» **Task**
Print the lines below exactly as written, with none missing.

Stored data
§

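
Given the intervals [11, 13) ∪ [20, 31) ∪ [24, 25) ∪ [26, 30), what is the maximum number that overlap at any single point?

Sweep endpoints in order; track running count of active intervals.
Peak of 2 reached at 24.

2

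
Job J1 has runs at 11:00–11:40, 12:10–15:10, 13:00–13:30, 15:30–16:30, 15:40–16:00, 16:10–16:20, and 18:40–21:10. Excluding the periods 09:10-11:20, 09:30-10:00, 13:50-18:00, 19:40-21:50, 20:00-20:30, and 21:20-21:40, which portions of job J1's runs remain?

11:20-11:40, 12:10-13:50, 18:40-19:40

First set merges to 11:00-11:40, 12:10-15:10, 15:30-16:30, 18:40-21:10.
Second set merges to 09:10-11:20, 13:50-18:00, 19:40-21:50.
11:00-11:40 with B removed leaves 11:20-11:40.
12:10-15:10 with B removed leaves 12:10-13:50.
15:30-16:30 lies entirely inside B → drops out.
18:40-21:10 with B removed leaves 18:40-19:40.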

§

» **Task output**
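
Given the intervals [11, 13) ∪ [20, 31) ∪ [24, 25) ∪ [26, 30), what is the maximum number that overlap at any single point?

Sweep endpoints in order; track running count of active intervals.
Peak of 2 reached at 24.

2

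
Job J1 has runs at 11:00–11:40, 12:10–15:10, 13:00–13:30, 15:30–16:30, 15:40–16:00, 16:10–16:20, and 18:40–21:10. Excluding the periods 09:10-11:20, 09:30-10:00, 13:50-18:00, 19:40-21:50, 20:00-20:30, and 21:20-21:40, which portions of job J1's runs remain?

11:20-11:40, 12:10-13:50, 18:40-19:40

First set merges to 11:00-11:40, 12:10-15:10, 15:30-16:30, 18:40-21:10.
Second set merges to 09:10-11:20, 13:50-18:00, 19:40-21:50.
11:00-11:40 with B removed leaves 11:20-11:40.
12:10-15:10 with B removed leaves 12:10-13:50.
15:30-16:30 lies entirely inside B → drops out.
18:40-21:10 with B removed leaves 18:40-19:40.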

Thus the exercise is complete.